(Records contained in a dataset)
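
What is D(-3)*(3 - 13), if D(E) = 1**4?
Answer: -10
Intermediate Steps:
D(E) = 1
D(-3)*(3 - 13) = 1*(3 - 13) = 1*(-10) = -10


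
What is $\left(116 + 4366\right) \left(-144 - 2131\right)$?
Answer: $-10196550$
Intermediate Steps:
$\left(116 + 4366\right) \left(-144 - 2131\right) = 4482 \left(-2275\right) = -10196550$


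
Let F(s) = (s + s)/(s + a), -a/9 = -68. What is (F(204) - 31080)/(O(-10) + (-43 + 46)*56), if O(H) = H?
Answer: -62159/316 ≈ -196.71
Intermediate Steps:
a = 612 (a = -9*(-68) = 612)
F(s) = 2*s/(612 + s) (F(s) = (s + s)/(s + 612) = (2*s)/(612 + s) = 2*s/(612 + s))
(F(204) - 31080)/(O(-10) + (-43 + 46)*56) = (2*204/(612 + 204) - 31080)/(-10 + (-43 + 46)*56) = (2*204/816 - 31080)/(-10 + 3*56) = (2*204*(1/816) - 31080)/(-10 + 168) = (1/2 - 31080)/158 = -62159/2*1/158 = -62159/316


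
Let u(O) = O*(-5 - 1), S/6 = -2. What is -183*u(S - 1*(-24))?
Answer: 13176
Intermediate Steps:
S = -12 (S = 6*(-2) = -12)
u(O) = -6*O (u(O) = O*(-6) = -6*O)
-183*u(S - 1*(-24)) = -(-1098)*(-12 - 1*(-24)) = -(-1098)*(-12 + 24) = -(-1098)*12 = -183*(-72) = 13176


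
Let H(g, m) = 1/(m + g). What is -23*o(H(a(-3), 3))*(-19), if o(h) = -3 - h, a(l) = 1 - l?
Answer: -9614/7 ≈ -1373.4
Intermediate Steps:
H(g, m) = 1/(g + m)
-23*o(H(a(-3), 3))*(-19) = -23*(-3 - 1/((1 - 1*(-3)) + 3))*(-19) = -23*(-3 - 1/((1 + 3) + 3))*(-19) = -23*(-3 - 1/(4 + 3))*(-19) = -23*(-3 - 1/7)*(-19) = -23*(-3 - 1*⅐)*(-19) = -23*(-3 - ⅐)*(-19) = -23*(-22/7)*(-19) = (506/7)*(-19) = -9614/7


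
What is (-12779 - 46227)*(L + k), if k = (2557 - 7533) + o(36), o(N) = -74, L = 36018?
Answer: -1827297808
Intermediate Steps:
k = -5050 (k = (2557 - 7533) - 74 = -4976 - 74 = -5050)
(-12779 - 46227)*(L + k) = (-12779 - 46227)*(36018 - 5050) = -59006*30968 = -1827297808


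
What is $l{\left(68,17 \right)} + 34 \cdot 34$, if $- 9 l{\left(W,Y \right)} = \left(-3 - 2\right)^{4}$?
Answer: $\frac{9779}{9} \approx 1086.6$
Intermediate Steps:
$l{\left(W,Y \right)} = - \frac{625}{9}$ ($l{\left(W,Y \right)} = - \frac{\left(-3 - 2\right)^{4}}{9} = - \frac{\left(-5\right)^{4}}{9} = \left(- \frac{1}{9}\right) 625 = - \frac{625}{9}$)
$l{\left(68,17 \right)} + 34 \cdot 34 = - \frac{625}{9} + 34 \cdot 34 = - \frac{625}{9} + 1156 = \frac{9779}{9}$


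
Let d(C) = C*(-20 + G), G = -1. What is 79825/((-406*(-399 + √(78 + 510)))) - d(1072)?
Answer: 69034969891/3066518 + 79825*√3/4599777 ≈ 22513.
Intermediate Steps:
d(C) = -21*C (d(C) = C*(-20 - 1) = C*(-21) = -21*C)
79825/((-406*(-399 + √(78 + 510)))) - d(1072) = 79825/((-406*(-399 + √(78 + 510)))) - (-21)*1072 = 79825/((-406*(-399 + √588))) - 1*(-22512) = 79825/((-406*(-399 + 14*√3))) + 22512 = 79825/(161994 - 5684*√3) + 22512 = 22512 + 79825/(161994 - 5684*√3)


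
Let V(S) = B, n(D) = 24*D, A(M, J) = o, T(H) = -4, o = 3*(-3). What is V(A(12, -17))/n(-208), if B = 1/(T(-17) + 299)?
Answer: -1/1472640 ≈ -6.7905e-7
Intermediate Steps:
o = -9
A(M, J) = -9
B = 1/295 (B = 1/(-4 + 299) = 1/295 ≈ 0.0033898)
V(S) = 1/295
V(A(12, -17))/n(-208) = 1/(295*((24*(-208)))) = (1/295)/(-4992) = (1/295)*(-1/4992) = -1/1472640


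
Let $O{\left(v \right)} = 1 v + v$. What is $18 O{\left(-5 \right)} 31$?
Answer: $-5580$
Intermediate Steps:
$O{\left(v \right)} = 2 v$ ($O{\left(v \right)} = v + v = 2 v$)
$18 O{\left(-5 \right)} 31 = 18 \cdot 2 \left(-5\right) 31 = 18 \left(-10\right) 31 = \left(-180\right) 31 = -5580$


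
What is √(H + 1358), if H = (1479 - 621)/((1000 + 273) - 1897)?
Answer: √21706/4 ≈ 36.832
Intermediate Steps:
H = -11/8 (H = 858/(1273 - 1897) = 858/(-624) = 858*(-1/624) = -11/8 ≈ -1.3750)
√(H + 1358) = √(-11/8 + 1358) = √(10853/8) = √21706/4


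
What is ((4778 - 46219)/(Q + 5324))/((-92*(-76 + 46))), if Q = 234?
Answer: -41441/15340080 ≈ -0.0027015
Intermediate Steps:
((4778 - 46219)/(Q + 5324))/((-92*(-76 + 46))) = ((4778 - 46219)/(234 + 5324))/((-92*(-76 + 46))) = (-41441/5558)/((-92*(-30))) = -41441*1/5558/2760 = -41441/5558*1/2760 = -41441/15340080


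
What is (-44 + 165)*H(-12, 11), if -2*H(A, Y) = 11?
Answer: -1331/2 ≈ -665.50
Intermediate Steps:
H(A, Y) = -11/2 (H(A, Y) = -½*11 = -11/2)
(-44 + 165)*H(-12, 11) = (-44 + 165)*(-11/2) = 121*(-11/2) = -1331/2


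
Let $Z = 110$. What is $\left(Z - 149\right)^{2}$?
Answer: $1521$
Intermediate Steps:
$\left(Z - 149\right)^{2} = \left(110 - 149\right)^{2} = \left(-39\right)^{2} = 1521$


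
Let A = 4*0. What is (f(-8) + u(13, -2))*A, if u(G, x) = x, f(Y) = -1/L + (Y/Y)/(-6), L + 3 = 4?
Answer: 0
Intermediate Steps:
L = 1 (L = -3 + 4 = 1)
A = 0
f(Y) = -7/6 (f(Y) = -1/1 + (Y/Y)/(-6) = -1*1 + 1*(-⅙) = -1 - ⅙ = -7/6)
(f(-8) + u(13, -2))*A = (-7/6 - 2)*0 = -19/6*0 = 0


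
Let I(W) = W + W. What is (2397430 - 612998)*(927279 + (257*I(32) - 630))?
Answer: 1682892465904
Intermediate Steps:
I(W) = 2*W
(2397430 - 612998)*(927279 + (257*I(32) - 630)) = (2397430 - 612998)*(927279 + (257*(2*32) - 630)) = 1784432*(927279 + (257*64 - 630)) = 1784432*(927279 + (16448 - 630)) = 1784432*(927279 + 15818) = 1784432*943097 = 1682892465904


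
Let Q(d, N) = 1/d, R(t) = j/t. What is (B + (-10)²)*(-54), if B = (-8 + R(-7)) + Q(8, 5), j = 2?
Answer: -138861/28 ≈ -4959.3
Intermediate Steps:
R(t) = 2/t
B = -457/56 (B = (-8 + 2/(-7)) + 1/8 = (-8 + 2*(-⅐)) + ⅛ = (-8 - 2/7) + ⅛ = -58/7 + ⅛ = -457/56 ≈ -8.1607)
(B + (-10)²)*(-54) = (-457/56 + (-10)²)*(-54) = (-457/56 + 100)*(-54) = (5143/56)*(-54) = -138861/28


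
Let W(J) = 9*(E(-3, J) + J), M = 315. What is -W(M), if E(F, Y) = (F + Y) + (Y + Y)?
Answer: -11313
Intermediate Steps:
E(F, Y) = F + 3*Y (E(F, Y) = (F + Y) + 2*Y = F + 3*Y)
W(J) = -27 + 36*J (W(J) = 9*((-3 + 3*J) + J) = 9*(-3 + 4*J) = -27 + 36*J)
-W(M) = -(-27 + 36*315) = -(-27 + 11340) = -1*11313 = -11313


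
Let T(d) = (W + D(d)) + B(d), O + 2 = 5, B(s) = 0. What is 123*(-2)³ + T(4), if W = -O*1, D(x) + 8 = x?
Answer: -991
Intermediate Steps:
D(x) = -8 + x
O = 3 (O = -2 + 5 = 3)
W = -3 (W = -1*3*1 = -3*1 = -3)
T(d) = -11 + d (T(d) = (-3 + (-8 + d)) + 0 = (-11 + d) + 0 = -11 + d)
123*(-2)³ + T(4) = 123*(-2)³ + (-11 + 4) = 123*(-8) - 7 = -984 - 7 = -991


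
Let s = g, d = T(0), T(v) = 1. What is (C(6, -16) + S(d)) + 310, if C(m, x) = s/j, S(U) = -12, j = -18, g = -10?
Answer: 2687/9 ≈ 298.56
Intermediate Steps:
d = 1
s = -10
C(m, x) = 5/9 (C(m, x) = -10/(-18) = -10*(-1/18) = 5/9)
(C(6, -16) + S(d)) + 310 = (5/9 - 12) + 310 = -103/9 + 310 = 2687/9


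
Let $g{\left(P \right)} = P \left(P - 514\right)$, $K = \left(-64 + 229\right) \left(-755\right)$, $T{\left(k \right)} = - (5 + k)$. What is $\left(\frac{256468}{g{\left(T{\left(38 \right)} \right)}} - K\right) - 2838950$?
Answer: $- \frac{65011739157}{23951} \approx -2.7144 \cdot 10^{6}$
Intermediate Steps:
$T{\left(k \right)} = -5 - k$
$K = -124575$ ($K = 165 \left(-755\right) = -124575$)
$g{\left(P \right)} = P \left(-514 + P\right)$
$\left(\frac{256468}{g{\left(T{\left(38 \right)} \right)}} - K\right) - 2838950 = \left(\frac{256468}{\left(-5 - 38\right) \left(-514 - 43\right)} - -124575\right) - 2838950 = \left(\frac{256468}{\left(-5 - 38\right) \left(-514 - 43\right)} + 124575\right) - 2838950 = \left(\frac{256468}{\left(-43\right) \left(-514 - 43\right)} + 124575\right) - 2838950 = \left(\frac{256468}{\left(-43\right) \left(-557\right)} + 124575\right) - 2838950 = \left(\frac{256468}{23951} + 124575\right) - 2838950 = \frac{2983952293}{23951} - 2838950 = - \frac{65011739157}{23951}$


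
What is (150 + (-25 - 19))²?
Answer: 11236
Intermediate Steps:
(150 + (-25 - 19))² = (150 - 44)² = 106² = 11236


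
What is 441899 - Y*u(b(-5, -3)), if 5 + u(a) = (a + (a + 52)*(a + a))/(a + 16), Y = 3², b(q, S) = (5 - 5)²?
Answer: 441944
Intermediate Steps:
b(q, S) = 0 (b(q, S) = 0² = 0)
Y = 9
u(a) = -5 + (a + 2*a*(52 + a))/(16 + a) (u(a) = -5 + (a + (a + 52)*(a + a))/(a + 16) = -5 + (a + (52 + a)*(2*a))/(16 + a) = -5 + (a + 2*a*(52 + a))/(16 + a))
441899 - Y*u(b(-5, -3)) = 441899 - 9*2*(-40 + 0² + 50*0)/(16 + 0) = 441899 - 9*2*(-40 + 0 + 0)/16 = 441899 - 9*2*(1/16)*(-40) = 441899 - 9*(-5) = 441899 - 1*(-45) = 441899 + 45 = 441944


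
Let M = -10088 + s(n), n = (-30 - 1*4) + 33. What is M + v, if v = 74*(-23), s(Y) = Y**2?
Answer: -11789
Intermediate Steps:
n = -1 (n = (-30 - 4) + 33 = -34 + 33 = -1)
v = -1702
M = -10087 (M = -10088 + (-1)**2 = -10088 + 1 = -10087)
M + v = -10087 - 1702 = -11789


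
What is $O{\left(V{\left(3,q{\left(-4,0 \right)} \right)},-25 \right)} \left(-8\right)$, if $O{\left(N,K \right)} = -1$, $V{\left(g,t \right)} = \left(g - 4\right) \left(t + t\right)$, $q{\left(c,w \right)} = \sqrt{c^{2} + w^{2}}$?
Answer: $8$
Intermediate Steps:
$V{\left(g,t \right)} = 2 t \left(-4 + g\right)$ ($V{\left(g,t \right)} = \left(-4 + g\right) 2 t = 2 t \left(-4 + g\right)$)
$O{\left(V{\left(3,q{\left(-4,0 \right)} \right)},-25 \right)} \left(-8\right) = \left(-1\right) \left(-8\right) = 8$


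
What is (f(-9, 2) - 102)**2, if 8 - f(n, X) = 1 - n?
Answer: 10816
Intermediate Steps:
f(n, X) = 7 + n (f(n, X) = 8 - (1 - n) = 8 + (-1 + n) = 7 + n)
(f(-9, 2) - 102)**2 = ((7 - 9) - 102)**2 = (-2 - 102)**2 = (-104)**2 = 10816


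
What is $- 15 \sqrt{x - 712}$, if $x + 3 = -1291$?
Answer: $- 15 i \sqrt{2006} \approx - 671.83 i$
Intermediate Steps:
$x = -1294$ ($x = -3 - 1291 = -1294$)
$- 15 \sqrt{x - 712} = - 15 \sqrt{-1294 - 712} = - 15 \sqrt{-2006} = - 15 i \sqrt{2006}$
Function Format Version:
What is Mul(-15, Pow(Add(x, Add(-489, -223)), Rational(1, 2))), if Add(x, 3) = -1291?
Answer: Mul(-15, I, Pow(2006, Rational(1, 2))) ≈ Mul(-671.83, I)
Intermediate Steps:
x = -1294 (x = Add(-3, -1291) = -1294)
Mul(-15, Pow(Add(x, Add(-489, -223)), Rational(1, 2))) = Mul(-15, Pow(Add(-1294, Add(-489, -223)), Rational(1, 2))) = Mul(-15, Pow(Add(-1294, -712), Rational(1, 2))) = Mul(-15, Pow(-2006, Rational(1, 2))) = Mul(-15, Mul(I, Pow(2006, Rational(1, 2)))) = Mul(-15, I, Pow(2006, Rational(1, 2)))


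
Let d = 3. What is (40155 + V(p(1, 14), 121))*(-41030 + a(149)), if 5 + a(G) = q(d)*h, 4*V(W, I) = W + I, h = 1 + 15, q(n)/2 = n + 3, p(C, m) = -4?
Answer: -6564981291/4 ≈ -1.6412e+9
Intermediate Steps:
q(n) = 6 + 2*n (q(n) = 2*(n + 3) = 2*(3 + n) = 6 + 2*n)
h = 16
V(W, I) = I/4 + W/4 (V(W, I) = (W + I)/4 = (I + W)/4 = I/4 + W/4)
a(G) = 187 (a(G) = -5 + (6 + 2*3)*16 = -5 + (6 + 6)*16 = -5 + 12*16 = -5 + 192 = 187)
(40155 + V(p(1, 14), 121))*(-41030 + a(149)) = (40155 + ((¼)*121 + (¼)*(-4)))*(-41030 + 187) = (40155 + (121/4 - 1))*(-40843) = (40155 + 117/4)*(-40843) = (160737/4)*(-40843) = -6564981291/4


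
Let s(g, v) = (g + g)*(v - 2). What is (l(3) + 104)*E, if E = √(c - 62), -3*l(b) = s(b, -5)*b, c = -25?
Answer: 146*I*√87 ≈ 1361.8*I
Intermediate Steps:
s(g, v) = 2*g*(-2 + v) (s(g, v) = (2*g)*(-2 + v) = 2*g*(-2 + v))
l(b) = 14*b²/3 (l(b) = -2*b*(-2 - 5)*b/3 = -2*b*(-7)*b/3 = -(-14*b)*b/3 = -(-14)*b²/3 = 14*b²/3)
E = I*√87 (E = √(-25 - 62) = √(-87) = I*√87 ≈ 9.3274*I)
(l(3) + 104)*E = ((14/3)*3² + 104)*(I*√87) = ((14/3)*9 + 104)*(I*√87) = (42 + 104)*(I*√87) = 146*(I*√87) = 146*I*√87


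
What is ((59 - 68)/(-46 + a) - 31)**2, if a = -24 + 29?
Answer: 1592644/1681 ≈ 947.44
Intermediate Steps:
a = 5
((59 - 68)/(-46 + a) - 31)**2 = ((59 - 68)/(-46 + 5) - 31)**2 = (-9/(-41) - 31)**2 = (-9*(-1/41) - 31)**2 = (9/41 - 31)**2 = (-1262/41)**2 = 1592644/1681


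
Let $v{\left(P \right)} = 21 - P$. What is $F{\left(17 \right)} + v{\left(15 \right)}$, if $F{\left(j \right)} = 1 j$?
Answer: $23$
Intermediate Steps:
$F{\left(j \right)} = j$
$F{\left(17 \right)} + v{\left(15 \right)} = 17 + \left(21 - 15\right) = 17 + 6 = 23$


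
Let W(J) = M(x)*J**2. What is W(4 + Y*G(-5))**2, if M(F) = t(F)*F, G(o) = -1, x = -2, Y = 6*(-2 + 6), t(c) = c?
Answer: 2560000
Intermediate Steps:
Y = 24 (Y = 6*4 = 24)
M(F) = F**2 (M(F) = F*F = F**2)
W(J) = 4*J**2 (W(J) = (-2)**2*J**2 = 4*J**2)
W(4 + Y*G(-5))**2 = (4*(4 + 24*(-1))**2)**2 = (4*(4 - 24)**2)**2 = (4*(-20)**2)**2 = (4*400)**2 = 1600**2 = 2560000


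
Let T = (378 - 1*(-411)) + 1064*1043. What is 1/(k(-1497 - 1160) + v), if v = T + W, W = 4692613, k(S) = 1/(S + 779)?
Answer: 1878/10898323211 ≈ 1.7232e-7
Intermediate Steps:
k(S) = 1/(779 + S)
T = 1110541 (T = (378 + 411) + 1109752 = 789 + 1109752 = 1110541)
v = 5803154 (v = 1110541 + 4692613 = 5803154)
1/(k(-1497 - 1160) + v) = 1/(1/(779 + (-1497 - 1160)) + 5803154) = 1/(1/(779 - 2657) + 5803154) = 1/(1/(-1878) + 5803154) = 1/(-1/1878 + 5803154) = 1/(10898323211/1878) = 1878/10898323211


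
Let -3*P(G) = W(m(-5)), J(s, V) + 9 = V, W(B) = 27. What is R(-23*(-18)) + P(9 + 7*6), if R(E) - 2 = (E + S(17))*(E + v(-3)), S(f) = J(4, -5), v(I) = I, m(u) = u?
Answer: 164393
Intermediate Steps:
J(s, V) = -9 + V
P(G) = -9 (P(G) = -⅓*27 = -9)
S(f) = -14 (S(f) = -9 - 5 = -14)
R(E) = 2 + (-14 + E)*(-3 + E) (R(E) = 2 + (E - 14)*(E - 3) = 2 + (-14 + E)*(-3 + E))
R(-23*(-18)) + P(9 + 7*6) = (44 + (-23*(-18))² - (-391)*(-18)) - 9 = (44 + 414² - 17*414) - 9 = (44 + 171396 - 7038) - 9 = 164402 - 9 = 164393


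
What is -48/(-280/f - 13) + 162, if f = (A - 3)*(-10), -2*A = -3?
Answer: 15534/95 ≈ 163.52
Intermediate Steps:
A = 3/2 (A = -½*(-3) = 3/2 ≈ 1.5000)
f = 15 (f = (3/2 - 3)*(-10) = -3/2*(-10) = 15)
-48/(-280/f - 13) + 162 = -48/(-280/15 - 13) + 162 = -48/(-280*1/15 - 13) + 162 = -48/(-56/3 - 13) + 162 = -48/(-95/3) + 162 = -48*(-3/95) + 162 = 144/95 + 162 = 15534/95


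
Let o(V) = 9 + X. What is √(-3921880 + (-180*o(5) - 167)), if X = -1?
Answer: 3*I*√435943 ≈ 1980.8*I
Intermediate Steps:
o(V) = 8 (o(V) = 9 - 1 = 8)
√(-3921880 + (-180*o(5) - 167)) = √(-3921880 + (-180*8 - 167)) = √(-3921880 + (-1440 - 167)) = √(-3921880 - 1607) = √(-3923487) = 3*I*√435943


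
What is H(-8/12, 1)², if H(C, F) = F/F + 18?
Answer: 361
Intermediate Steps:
H(C, F) = 19 (H(C, F) = 1 + 18 = 19)
H(-8/12, 1)² = 19² = 361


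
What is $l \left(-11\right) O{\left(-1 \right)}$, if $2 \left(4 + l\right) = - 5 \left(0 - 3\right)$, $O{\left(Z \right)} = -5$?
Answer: $\frac{385}{2} \approx 192.5$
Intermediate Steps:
$l = \frac{7}{2}$ ($l = -4 + \frac{\left(-5\right) \left(0 - 3\right)}{2} = -4 + \frac{\left(-5\right) \left(-3\right)}{2} = -4 + \frac{1}{2} \cdot 15 = -4 + \frac{15}{2} = \frac{7}{2} \approx 3.5$)
$l \left(-11\right) O{\left(-1 \right)} = \frac{7}{2} \left(-11\right) \left(-5\right) = \left(- \frac{77}{2}\right) \left(-5\right) = \frac{385}{2}$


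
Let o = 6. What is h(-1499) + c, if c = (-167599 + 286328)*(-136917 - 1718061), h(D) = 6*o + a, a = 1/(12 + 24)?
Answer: -7928628585335/36 ≈ -2.2024e+11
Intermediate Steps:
a = 1/36 ≈ 0.027778
h(D) = 1297/36 (h(D) = 6*6 + 1/36 = 36 + 1/36 = 1297/36)
c = -220239682962 (c = 118729*(-1854978) = -220239682962)
h(-1499) + c = 1297/36 - 220239682962 = -7928628585335/36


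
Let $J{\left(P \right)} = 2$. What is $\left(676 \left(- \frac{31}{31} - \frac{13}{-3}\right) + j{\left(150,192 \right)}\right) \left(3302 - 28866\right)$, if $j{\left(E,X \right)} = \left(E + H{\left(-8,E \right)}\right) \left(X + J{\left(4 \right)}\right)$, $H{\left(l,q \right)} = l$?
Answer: $- \frac{2285523856}{3} \approx -7.6184 \cdot 10^{8}$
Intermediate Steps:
$j{\left(E,X \right)} = \left(-8 + E\right) \left(2 + X\right)$ ($j{\left(E,X \right)} = \left(E - 8\right) \left(X + 2\right) = \left(-8 + E\right) \left(2 + X\right)$)
$\left(676 \left(- \frac{31}{31} - \frac{13}{-3}\right) + j{\left(150,192 \right)}\right) \left(3302 - 28866\right) = \left(676 \left(- \frac{31}{31} - \frac{13}{-3}\right) + \left(-16 - 1536 + 2 \cdot 150 + 150 \cdot 192\right)\right) \left(3302 - 28866\right) = \left(676 \left(\left(-31\right) \frac{1}{31} - - \frac{13}{3}\right) + \left(-16 - 1536 + 300 + 28800\right)\right) \left(-25564\right) = \left(676 \left(-1 + \frac{13}{3}\right) + 27548\right) \left(-25564\right) = \left(676 \cdot \frac{10}{3} + 27548\right) \left(-25564\right) = \left(\frac{6760}{3} + 27548\right) \left(-25564\right) = \frac{89404}{3} \left(-25564\right) = - \frac{2285523856}{3}$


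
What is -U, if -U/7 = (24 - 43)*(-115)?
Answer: 15295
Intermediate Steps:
U = -15295 (U = -7*(24 - 43)*(-115) = -(-133)*(-115) = -7*2185 = -15295)
-U = -1*(-15295) = 15295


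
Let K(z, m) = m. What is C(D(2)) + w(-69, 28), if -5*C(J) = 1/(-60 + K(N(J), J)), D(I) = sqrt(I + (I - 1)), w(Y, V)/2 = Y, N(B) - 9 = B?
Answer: -165458/1199 + sqrt(3)/17985 ≈ -138.00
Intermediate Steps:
N(B) = 9 + B
w(Y, V) = 2*Y
D(I) = sqrt(-1 + 2*I) (D(I) = sqrt(I + (-1 + I)) = sqrt(-1 + 2*I))
C(J) = -1/(5*(-60 + J))
C(D(2)) + w(-69, 28) = -1/(-300 + 5*sqrt(-1 + 2*2)) + 2*(-69) = -1/(-300 + 5*sqrt(-1 + 4)) - 138 = -1/(-300 + 5*sqrt(3)) - 138 = -138 - 1/(-300 + 5*sqrt(3))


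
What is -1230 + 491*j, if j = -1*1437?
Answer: -706797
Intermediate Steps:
j = -1437
-1230 + 491*j = -1230 + 491*(-1437) = -1230 - 705567 = -706797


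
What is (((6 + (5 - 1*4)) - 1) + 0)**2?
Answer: 36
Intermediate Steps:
(((6 + (5 - 1*4)) - 1) + 0)**2 = (((6 + (5 - 4)) - 1) + 0)**2 = (((6 + 1) - 1) + 0)**2 = ((7 - 1) + 0)**2 = (6 + 0)**2 = 6**2 = 36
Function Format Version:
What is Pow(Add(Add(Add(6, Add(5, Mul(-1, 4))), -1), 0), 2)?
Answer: 36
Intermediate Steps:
Pow(Add(Add(Add(6, Add(5, Mul(-1, 4))), -1), 0), 2) = Pow(Add(Add(Add(6, Add(5, -4)), -1), 0), 2) = Pow(Add(Add(Add(6, 1), -1), 0), 2) = Pow(Add(Add(7, -1), 0), 2) = Pow(Add(6, 0), 2) = Pow(6, 2) = 36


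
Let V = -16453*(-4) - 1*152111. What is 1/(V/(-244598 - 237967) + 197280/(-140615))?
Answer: -13571175495/16613097863 ≈ -0.81690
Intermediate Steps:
V = -86299 (V = 65812 - 152111 = -86299)
1/(V/(-244598 - 237967) + 197280/(-140615)) = 1/(-86299/(-244598 - 237967) + 197280/(-140615)) = 1/(-86299/(-482565) + 197280*(-1/140615)) = 1/(-86299*(-1/482565) - 39456/28123) = 1/(86299/482565 - 39456/28123) = 1/(-16613097863/13571175495) = -13571175495/16613097863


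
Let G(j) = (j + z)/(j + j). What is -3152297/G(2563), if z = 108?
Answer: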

→ Activity
Of all the entries above, output exactly the lines between the one holding "What is Pow(Add(Add(Add(6, Add(5, Mul(-1, 4))), -1), 0), 2)?" and the one holding "Answer: -13571175495/16613097863 ≈ -0.81690", inclusive.

→ Answer to the problem
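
What is Pow(Add(Add(Add(6, Add(5, Mul(-1, 4))), -1), 0), 2)?
Answer: 36
Intermediate Steps:
Pow(Add(Add(Add(6, Add(5, Mul(-1, 4))), -1), 0), 2) = Pow(Add(Add(Add(6, Add(5, -4)), -1), 0), 2) = Pow(Add(Add(Add(6, 1), -1), 0), 2) = Pow(Add(Add(7, -1), 0), 2) = Pow(Add(6, 0), 2) = Pow(6, 2) = 36


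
Let V = -16453*(-4) - 1*152111. What is 1/(V/(-244598 - 237967) + 197280/(-140615))?
Answer: -13571175495/16613097863 ≈ -0.81690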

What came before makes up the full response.